Your goal -
For the word "Consider", count the lines of the records that hold it, and give only that number.

(Saved data entries)
◆ ◆ ◆ ◆ ◆

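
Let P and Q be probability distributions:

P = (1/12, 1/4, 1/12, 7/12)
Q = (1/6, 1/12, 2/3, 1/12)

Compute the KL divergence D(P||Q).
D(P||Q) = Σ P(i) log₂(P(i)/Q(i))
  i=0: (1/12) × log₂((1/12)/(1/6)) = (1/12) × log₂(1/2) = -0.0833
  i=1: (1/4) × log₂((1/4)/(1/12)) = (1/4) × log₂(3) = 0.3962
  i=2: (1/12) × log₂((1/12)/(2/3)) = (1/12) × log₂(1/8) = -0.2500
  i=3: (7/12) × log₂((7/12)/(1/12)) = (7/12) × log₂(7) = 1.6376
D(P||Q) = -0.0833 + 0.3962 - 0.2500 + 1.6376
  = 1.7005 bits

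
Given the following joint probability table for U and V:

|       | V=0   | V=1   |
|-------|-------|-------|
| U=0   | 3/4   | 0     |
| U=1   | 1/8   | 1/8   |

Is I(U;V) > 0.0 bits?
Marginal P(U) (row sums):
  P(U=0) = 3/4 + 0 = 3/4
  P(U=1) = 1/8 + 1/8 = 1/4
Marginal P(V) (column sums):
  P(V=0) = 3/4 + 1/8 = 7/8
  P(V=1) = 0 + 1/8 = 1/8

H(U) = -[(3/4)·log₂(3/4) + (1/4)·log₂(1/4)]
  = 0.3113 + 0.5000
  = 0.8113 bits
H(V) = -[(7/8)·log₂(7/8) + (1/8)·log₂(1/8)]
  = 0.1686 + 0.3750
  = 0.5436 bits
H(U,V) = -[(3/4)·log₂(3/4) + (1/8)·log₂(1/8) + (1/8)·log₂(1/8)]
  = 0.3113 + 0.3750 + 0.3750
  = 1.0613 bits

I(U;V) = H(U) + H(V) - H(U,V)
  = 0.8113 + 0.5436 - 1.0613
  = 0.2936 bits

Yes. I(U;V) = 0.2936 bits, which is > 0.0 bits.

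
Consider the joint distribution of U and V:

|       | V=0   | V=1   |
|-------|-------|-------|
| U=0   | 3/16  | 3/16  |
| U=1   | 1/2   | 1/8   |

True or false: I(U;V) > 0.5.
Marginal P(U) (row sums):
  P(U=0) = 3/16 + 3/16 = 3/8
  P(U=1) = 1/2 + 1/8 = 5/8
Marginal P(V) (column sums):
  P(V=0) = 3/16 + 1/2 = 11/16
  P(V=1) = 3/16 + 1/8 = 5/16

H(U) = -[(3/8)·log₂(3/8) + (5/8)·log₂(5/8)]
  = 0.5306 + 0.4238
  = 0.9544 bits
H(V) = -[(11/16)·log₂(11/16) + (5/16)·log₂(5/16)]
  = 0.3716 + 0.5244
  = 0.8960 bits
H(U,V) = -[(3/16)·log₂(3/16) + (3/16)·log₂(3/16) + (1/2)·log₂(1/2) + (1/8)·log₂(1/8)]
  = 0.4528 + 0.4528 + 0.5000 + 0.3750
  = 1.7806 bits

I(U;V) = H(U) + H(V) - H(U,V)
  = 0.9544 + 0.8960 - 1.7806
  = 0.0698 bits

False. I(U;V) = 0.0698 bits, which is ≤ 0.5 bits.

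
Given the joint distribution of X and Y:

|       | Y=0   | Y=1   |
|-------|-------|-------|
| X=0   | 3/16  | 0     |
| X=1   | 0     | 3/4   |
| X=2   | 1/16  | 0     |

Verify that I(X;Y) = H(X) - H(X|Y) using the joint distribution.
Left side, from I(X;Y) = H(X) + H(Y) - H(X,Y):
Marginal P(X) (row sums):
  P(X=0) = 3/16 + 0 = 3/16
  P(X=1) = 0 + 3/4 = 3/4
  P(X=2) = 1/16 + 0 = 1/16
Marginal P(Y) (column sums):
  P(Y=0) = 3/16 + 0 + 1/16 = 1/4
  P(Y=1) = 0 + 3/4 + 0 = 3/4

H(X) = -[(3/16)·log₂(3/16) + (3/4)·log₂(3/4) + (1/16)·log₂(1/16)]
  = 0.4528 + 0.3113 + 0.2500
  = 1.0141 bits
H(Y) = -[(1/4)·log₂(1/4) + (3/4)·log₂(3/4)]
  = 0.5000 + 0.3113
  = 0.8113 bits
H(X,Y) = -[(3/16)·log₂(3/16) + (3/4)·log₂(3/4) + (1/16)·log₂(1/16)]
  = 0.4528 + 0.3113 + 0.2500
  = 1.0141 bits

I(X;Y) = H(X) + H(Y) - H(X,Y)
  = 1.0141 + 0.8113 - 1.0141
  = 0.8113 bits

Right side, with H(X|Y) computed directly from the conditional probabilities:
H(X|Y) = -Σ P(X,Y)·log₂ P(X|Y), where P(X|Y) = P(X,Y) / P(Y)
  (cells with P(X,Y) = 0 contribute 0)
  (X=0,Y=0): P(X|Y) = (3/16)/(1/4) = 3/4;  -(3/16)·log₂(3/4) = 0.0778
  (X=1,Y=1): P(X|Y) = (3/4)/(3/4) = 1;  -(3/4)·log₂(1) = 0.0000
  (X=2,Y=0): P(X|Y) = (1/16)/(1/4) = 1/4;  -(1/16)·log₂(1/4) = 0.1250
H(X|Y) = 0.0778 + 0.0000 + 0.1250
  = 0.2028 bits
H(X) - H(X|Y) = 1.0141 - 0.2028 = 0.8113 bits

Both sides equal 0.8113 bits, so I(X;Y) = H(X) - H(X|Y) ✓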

◆ ◆ ◆ ◆ ◆

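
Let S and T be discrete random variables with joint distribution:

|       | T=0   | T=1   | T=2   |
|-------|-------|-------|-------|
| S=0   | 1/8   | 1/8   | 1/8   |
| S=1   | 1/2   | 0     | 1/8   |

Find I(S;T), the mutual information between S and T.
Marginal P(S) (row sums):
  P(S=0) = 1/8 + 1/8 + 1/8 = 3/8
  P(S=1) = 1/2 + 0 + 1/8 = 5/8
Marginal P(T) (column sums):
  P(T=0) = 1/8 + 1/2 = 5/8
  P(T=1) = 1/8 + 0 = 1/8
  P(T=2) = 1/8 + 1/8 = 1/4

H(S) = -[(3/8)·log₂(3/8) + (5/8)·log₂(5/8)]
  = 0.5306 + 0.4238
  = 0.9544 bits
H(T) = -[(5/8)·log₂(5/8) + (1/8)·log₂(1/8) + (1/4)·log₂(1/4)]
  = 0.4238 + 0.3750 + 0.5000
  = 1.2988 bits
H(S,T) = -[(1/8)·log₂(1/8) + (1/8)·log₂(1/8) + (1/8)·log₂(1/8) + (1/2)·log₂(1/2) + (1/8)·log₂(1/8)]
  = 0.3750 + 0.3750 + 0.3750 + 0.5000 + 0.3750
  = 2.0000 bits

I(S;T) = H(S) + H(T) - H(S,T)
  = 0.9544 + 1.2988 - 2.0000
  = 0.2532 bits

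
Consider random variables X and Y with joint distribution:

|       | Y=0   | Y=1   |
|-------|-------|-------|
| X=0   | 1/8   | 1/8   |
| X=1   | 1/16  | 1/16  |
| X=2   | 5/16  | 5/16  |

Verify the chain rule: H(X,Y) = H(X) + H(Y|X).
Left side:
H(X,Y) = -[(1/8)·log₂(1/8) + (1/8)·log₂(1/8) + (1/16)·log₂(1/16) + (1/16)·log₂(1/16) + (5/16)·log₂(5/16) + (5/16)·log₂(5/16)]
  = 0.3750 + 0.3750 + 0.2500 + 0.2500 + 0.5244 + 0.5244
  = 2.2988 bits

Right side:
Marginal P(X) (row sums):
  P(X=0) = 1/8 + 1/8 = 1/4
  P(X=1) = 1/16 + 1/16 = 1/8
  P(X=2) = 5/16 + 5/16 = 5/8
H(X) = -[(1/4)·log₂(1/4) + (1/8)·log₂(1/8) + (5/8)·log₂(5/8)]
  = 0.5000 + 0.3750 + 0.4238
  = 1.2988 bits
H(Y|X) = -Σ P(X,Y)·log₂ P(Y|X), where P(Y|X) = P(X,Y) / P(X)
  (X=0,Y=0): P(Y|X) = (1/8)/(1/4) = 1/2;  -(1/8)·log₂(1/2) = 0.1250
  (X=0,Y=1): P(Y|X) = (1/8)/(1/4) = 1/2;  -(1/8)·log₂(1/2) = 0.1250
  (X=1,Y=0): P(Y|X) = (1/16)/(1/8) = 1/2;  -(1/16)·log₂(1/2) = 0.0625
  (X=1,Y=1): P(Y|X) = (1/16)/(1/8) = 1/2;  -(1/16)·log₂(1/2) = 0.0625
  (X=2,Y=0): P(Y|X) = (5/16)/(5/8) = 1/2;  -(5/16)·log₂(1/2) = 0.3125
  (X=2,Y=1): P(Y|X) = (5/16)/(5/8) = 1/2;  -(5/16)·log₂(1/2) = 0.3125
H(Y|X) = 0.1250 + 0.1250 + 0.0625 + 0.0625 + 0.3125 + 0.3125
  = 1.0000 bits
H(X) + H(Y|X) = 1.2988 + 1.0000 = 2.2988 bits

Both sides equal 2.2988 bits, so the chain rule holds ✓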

◆ ◆ ◆ ◆ ◆

Your response -
2